:: Study material ::
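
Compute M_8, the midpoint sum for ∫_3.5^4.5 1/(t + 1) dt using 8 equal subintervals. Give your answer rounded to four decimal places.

0.2007

Δt = (4.5 − 3.5)/8 = 0.125.
Midpoints: 3.5625, 3.6875, 3.8125, 3.9375, 4.0625, 4.1875, 4.3125, 4.4375.
f(3.5625) = 16/73, f(3.6875) = 16/75, f(3.8125) = 16/77, f(3.9375) = 16/79, f(4.0625) = 16/81, f(4.1875) = 16/83, f(4.3125) = 16/85, f(4.4375) = 16/87.
Sum = Δt · [f(3.5625) + f(3.6875) + f(3.8125) + ...].
Sum ≈ 0.2007.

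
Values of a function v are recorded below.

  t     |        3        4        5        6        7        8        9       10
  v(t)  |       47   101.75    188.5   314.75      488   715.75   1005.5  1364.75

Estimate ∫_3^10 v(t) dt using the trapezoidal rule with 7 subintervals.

3520.125

Δt = 1.
T_7 = (1/2)·[47 + 2·101.75 + 2·188.5 + 2·314.75 + 2·488 + 2·715.75 + 2·1005.5 + 1364.75] = 3520.125.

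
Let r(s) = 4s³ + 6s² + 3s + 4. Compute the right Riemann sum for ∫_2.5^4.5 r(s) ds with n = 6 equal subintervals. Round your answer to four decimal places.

Δs = (4.5 − 2.5)/6 = 1/3.
Right endpoints: 17/6, 19/6, 3.5, 23/6, 25/6, 4.5.
r(17/6) = 8189/54, r(19/6) = 10837/54, r(3.5) = 259.5, r(23/6) = 17765/54, r(25/6) = 22141/54, r(4.5) = 503.5.
Sum = Δs · [r(17/6) + r(19/6) + r(3.5) + ...].
Sum ≈ 618.1111.

618.1111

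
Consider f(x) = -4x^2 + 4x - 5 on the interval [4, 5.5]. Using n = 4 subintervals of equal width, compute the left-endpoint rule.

Δx = (5.5 − 4)/4 = 0.375.
Left endpoints: 4, 4.375, 4.75, 5.125.
f(4) = -53, f(4.375) = -64.0625, f(4.75) = -76.25, f(5.125) = -89.5625.
Sum = Δx · [f(4) + f(4.375) + f(4.75) + f(5.125)].
Sum = -106.078125.

-106.078125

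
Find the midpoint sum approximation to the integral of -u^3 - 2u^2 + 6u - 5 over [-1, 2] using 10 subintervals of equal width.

Δu = (2 − (-1))/10 = 0.3.
Midpoints: -0.85, -0.55, -0.25, 0.05, 0.35, 0.65, 0.95, 1.25, 1.55, 1.85.
f(-0.85) = -10.930875, f(-0.55) = -8.738625, f(-0.25) = -6.609375, f(0.05) = -4.705125, f(0.35) = -3.187875, f(0.65) = -2.219625, f(0.95) = -1.962375, f(1.25) = -2.578125, f(1.55) = -4.228875, f(1.85) = -7.076625.
Sum = Δu · [f(-0.85) + f(-0.55) + f(-0.25) + ...].
Sum = -15.67125.

-15.67125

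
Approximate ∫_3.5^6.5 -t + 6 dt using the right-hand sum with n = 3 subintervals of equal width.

1.5

Δt = (6.5 − 3.5)/3 = 1.
Right endpoints: 4.5, 5.5, 6.5.
f(4.5) = 1.5, f(5.5) = 0.5, f(6.5) = -0.5.
Sum = Δt · [f(4.5) + f(5.5) + f(6.5)].
Sum = 1.5.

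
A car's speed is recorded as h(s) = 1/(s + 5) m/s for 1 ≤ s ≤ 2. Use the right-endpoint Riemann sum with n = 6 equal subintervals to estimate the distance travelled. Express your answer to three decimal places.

Δs = (2 − 1)/6 = 1/6.
Right endpoints: 7/6, 4/3, 1.5, 5/3, 11/6, 2.
h(7/6) = 6/37, h(4/3) = 3/19, h(1.5) = 2/13, h(5/3) = 0.15, h(11/6) = 6/41, h(2) = 1/7.
Sum = Δs · [h(7/6) + h(4/3) + h(1.5) + ...].
Sum ≈ 0.152.

0.152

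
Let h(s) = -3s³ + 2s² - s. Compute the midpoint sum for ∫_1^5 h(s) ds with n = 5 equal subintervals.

-392

Δs = (5 − 1)/5 = 0.8.
Midpoints: 1.4, 2.2, 3, 3.8, 4.6.
h(1.4) = -5.712, h(2.2) = -24.464, h(3) = -66, h(3.8) = -139.536, h(4.6) = -254.288.
Sum = Δs · [h(1.4) + h(2.2) + h(3) + h(3.8) + h(4.6)].
Sum = -392.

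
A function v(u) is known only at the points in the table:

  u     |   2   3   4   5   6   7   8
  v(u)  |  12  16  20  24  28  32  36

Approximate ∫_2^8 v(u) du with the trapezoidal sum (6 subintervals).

144

Δu = 1.
T_6 = (1/2)·[12 + 2·16 + 2·20 + 2·24 + 2·28 + 2·32 + 36] = 144.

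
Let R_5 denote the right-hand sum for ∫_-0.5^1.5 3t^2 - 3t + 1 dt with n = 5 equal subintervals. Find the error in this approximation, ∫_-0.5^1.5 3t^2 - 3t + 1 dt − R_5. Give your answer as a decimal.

-0.16

Exact integral: ∫_-0.5^1.5 f(t) dt = 2.5.
R_5 = 2.66.
Error = 2.5 − 2.66 = -0.16.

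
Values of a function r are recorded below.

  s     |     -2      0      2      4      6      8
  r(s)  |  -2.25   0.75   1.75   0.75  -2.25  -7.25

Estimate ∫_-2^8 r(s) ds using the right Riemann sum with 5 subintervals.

Δs = 2.
Sum = 2·[0.75 + 1.75 + 0.75 + (-2.25) + (-7.25)] = -12.5.

-12.5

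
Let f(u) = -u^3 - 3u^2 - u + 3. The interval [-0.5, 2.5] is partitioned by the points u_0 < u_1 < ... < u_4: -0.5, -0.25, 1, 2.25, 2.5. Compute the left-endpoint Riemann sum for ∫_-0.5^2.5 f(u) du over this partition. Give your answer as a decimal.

Subinterval widths: 0.25, 1.25, 1.25, 0.25.
Left endpoints: -0.5, -0.25, 1, 2.25.
f(-0.5) = 2.875, f(-0.25) = 3.078125, f(1) = -2, f(2.25) = -25.828125.
Sum = Σ Δu_i · f(u_i).
Sum = -4.390625.

-4.390625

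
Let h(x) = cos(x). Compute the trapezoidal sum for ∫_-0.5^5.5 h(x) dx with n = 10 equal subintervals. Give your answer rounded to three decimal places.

-0.219

Δx = (5.5 − (-0.5))/10 = 0.6.
h(-0.5) ≈ 0.878, h(0.1) ≈ 0.995, h(0.7) ≈ 0.765, h(1.3) ≈ 0.267, h(1.9) ≈ -0.323, h(2.5) ≈ -0.801, h(3.1) ≈ -0.999, h(3.7) ≈ -0.848, h(4.3) ≈ -0.401, h(4.9) ≈ 0.187, h(5.5) ≈ 0.709.
T_10 = (Δx/2)·[h(x_0) + 2h(x_1) + ... + 2h(x_{9}) + h(x_10)].
Sum ≈ -0.219.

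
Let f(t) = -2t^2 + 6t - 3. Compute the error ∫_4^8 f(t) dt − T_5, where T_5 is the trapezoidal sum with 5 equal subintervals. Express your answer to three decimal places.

0.853

Exact integral: ∫_4^8 f(t) dt ≈ -166.66667.
T_5 = -167.52.
Error ≈ -166.66667 − (-167.52) ≈ 0.853.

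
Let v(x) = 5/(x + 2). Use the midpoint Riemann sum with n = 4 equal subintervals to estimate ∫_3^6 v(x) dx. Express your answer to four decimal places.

Δx = (6 − 3)/4 = 0.75.
Midpoints: 3.375, 4.125, 4.875, 5.625.
v(3.375) = 40/43, v(4.125) = 40/49, v(4.875) = 8/11, v(5.625) = 40/61.
Sum = Δx · [v(3.375) + v(4.125) + v(4.875) + v(5.625)].
Sum ≈ 2.3472.

2.3472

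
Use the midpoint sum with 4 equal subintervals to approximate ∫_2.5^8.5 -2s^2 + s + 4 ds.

-339.75

Δs = (8.5 − 2.5)/4 = 1.5.
Midpoints: 3.25, 4.75, 6.25, 7.75.
f(3.25) = -13.875, f(4.75) = -36.375, f(6.25) = -67.875, f(7.75) = -108.375.
Sum = Δs · [f(3.25) + f(4.75) + f(6.25) + f(7.75)].
Sum = -339.75.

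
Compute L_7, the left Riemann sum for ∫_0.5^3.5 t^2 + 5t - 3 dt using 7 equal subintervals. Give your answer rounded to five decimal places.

Δt = (3.5 − 0.5)/7 = 3/7.
Left endpoints: 0.5, 13/14, 19/14, 25/14, 31/14, 37/14, 43/14.
f(0.5) = -0.25, f(13/14) = 491/196, f(19/14) = 1103/196, f(25/14) = 1787/196, f(31/14) = 2543/196, f(37/14) = 3371/196, f(43/14) = 4271/196.
Sum = Δt · [f(0.5) + f(13/14) + f(19/14) + ...].
Sum ≈ 29.55612.

29.55612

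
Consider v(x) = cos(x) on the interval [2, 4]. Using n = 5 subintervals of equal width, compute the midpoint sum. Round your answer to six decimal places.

Δx = (4 − 2)/5 = 0.4.
Midpoints: 2.2, 2.6, 3, 3.4, 3.8.
v(2.2) ≈ -0.588501, v(2.6) ≈ -0.856889, v(3) ≈ -0.989992, v(3.4) ≈ -0.966798, v(3.8) ≈ -0.790968.
Sum = Δx · [v(2.2) + v(2.6) + v(3) + v(3.4) + v(3.8)].
Sum ≈ -1.677259.

-1.677259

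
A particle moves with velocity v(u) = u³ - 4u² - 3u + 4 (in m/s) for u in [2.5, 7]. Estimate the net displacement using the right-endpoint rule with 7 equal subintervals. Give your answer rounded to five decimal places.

Δu = (7 − 2.5)/7 = 9/14.
Right endpoints: 22/7, 53/14, 31/7, 71/14, 40/7, 89/14, 7.
v(22/7) = -4766/343, v(53/14) = -28615/2744, v(31/7) = -302/343, v(71/14) = 44843/2744, v(40/7) = 14692/343, v(89/14) = 220037/2744, v(7) = 130.
Sum = Δu · [v(22/7) + v(53/14) + v(31/7) + ...].
Sum ≈ 156.96046.

156.96046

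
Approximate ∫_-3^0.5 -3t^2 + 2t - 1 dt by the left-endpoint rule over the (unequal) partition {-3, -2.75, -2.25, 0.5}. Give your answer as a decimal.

Subinterval widths: 0.25, 0.5, 2.75.
Left endpoints: -3, -2.75, -2.25.
f(-3) = -34, f(-2.75) = -29.1875, f(-2.25) = -20.6875.
Sum = Σ Δt_i · f(t_i).
Sum = -79.984375.

-79.984375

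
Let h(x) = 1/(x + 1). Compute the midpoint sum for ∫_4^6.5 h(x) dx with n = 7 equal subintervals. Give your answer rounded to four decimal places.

Δx = (6.5 − 4)/7 = 5/14.
Midpoints: 117/28, 127/28, 137/28, 5.25, 157/28, 167/28, 177/28.
h(117/28) = 28/145, h(127/28) = 28/155, h(137/28) = 28/165, h(5.25) = 0.16, h(157/28) = 28/185, h(167/28) = 28/195, h(177/28) = 28/205.
Sum = Δx · [h(117/28) + h(127/28) + h(137/28) + ...].
Sum ≈ 0.4053.

0.4053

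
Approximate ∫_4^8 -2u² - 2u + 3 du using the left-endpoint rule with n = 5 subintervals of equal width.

-293.92

Δu = (8 − 4)/5 = 0.8.
Left endpoints: 4, 4.8, 5.6, 6.4, 7.2.
f(4) = -37, f(4.8) = -52.68, f(5.6) = -70.92, f(6.4) = -91.72, f(7.2) = -115.08.
Sum = Δu · [f(4) + f(4.8) + f(5.6) + f(6.4) + f(7.2)].
Sum = -293.92.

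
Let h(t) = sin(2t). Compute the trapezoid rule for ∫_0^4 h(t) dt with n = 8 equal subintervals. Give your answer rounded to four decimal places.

0.5242

Δt = (4 − 0)/8 = 0.5.
h(0) ≈ 0.0000, h(0.5) ≈ 0.8415, h(1) ≈ 0.9093, h(1.5) ≈ 0.1411, h(2) ≈ -0.7568, h(2.5) ≈ -0.9589, h(3) ≈ -0.2794, h(3.5) ≈ 0.6570, h(4) ≈ 0.9894.
T_8 = (Δt/2)·[h(t_0) + 2h(t_1) + ... + 2h(t_{7}) + h(t_8)].
Sum ≈ 0.5242.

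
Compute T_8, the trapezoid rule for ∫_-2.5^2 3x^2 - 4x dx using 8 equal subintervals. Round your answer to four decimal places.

Δx = (2 − (-2.5))/8 = 0.5625.
f(-2.5) = 28.75, f(-1.9375) = 19.01171875, f(-1.375) = 11.171875, f(-0.8125) = 5.23046875, f(-0.25) = 1.1875, f(0.3125) = -0.95703125, f(0.875) = -1.203125, f(1.4375) = 0.44921875, f(2) = 4.
T_8 = (Δx/2)·[f(x_0) + 2f(x_1) + ... + 2f(x_{7}) + f(x_8)].
Sum ≈ 28.8369.

28.8369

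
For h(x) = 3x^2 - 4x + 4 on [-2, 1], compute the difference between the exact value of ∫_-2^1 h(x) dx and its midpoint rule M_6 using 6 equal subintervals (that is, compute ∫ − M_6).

0.1875

Exact integral: ∫_-2^1 h(x) dx = 27.
M_6 = 26.8125.
Error = 27 − 26.8125 = 0.1875.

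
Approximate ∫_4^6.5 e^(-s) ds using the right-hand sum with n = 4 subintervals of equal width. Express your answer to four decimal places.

0.0121

Δs = (6.5 − 4)/4 = 0.625.
Right endpoints: 4.625, 5.25, 5.875, 6.5.
f(4.625) ≈ 0.0098, f(5.25) ≈ 0.0052, f(5.875) ≈ 0.0028, f(6.5) ≈ 0.0015.
Sum = Δs · [f(4.625) + f(5.25) + f(5.875) + f(6.5)].
Sum ≈ 0.0121.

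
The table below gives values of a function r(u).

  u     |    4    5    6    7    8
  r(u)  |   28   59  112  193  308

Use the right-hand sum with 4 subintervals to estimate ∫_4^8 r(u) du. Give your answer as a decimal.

Δu = 1.
Sum = 1·[59 + 112 + 193 + 308] = 672.

672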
:::
Brief. Respond with nothing but the number of lines in the data above that include the word "below".

Task output. 3